**WHAT YOU NEED TO DO:**
Look through the listing below and report every line that contains "order".

**DATA FOR PROCESSING:**
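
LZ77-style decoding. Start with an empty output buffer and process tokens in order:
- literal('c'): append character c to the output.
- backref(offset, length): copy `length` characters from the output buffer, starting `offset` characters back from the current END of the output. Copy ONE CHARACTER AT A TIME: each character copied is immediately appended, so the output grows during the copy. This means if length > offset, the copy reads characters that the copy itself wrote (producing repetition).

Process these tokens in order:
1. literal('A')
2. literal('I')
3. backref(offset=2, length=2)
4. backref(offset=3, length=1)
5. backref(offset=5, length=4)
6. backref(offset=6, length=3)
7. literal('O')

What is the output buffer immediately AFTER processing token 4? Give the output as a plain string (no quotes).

Token 1: literal('A'). Output: "A"
Token 2: literal('I'). Output: "AI"
Token 3: backref(off=2, len=2). Copied 'AI' from pos 0. Output: "AIAI"
Token 4: backref(off=3, len=1). Copied 'I' from pos 1. Output: "AIAII"

Answer: AIAII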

**EXERCISE RESULT:**
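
LZ77-style decoding. Start with an empty output buffer and process tokens in order:
Process these tokens in order: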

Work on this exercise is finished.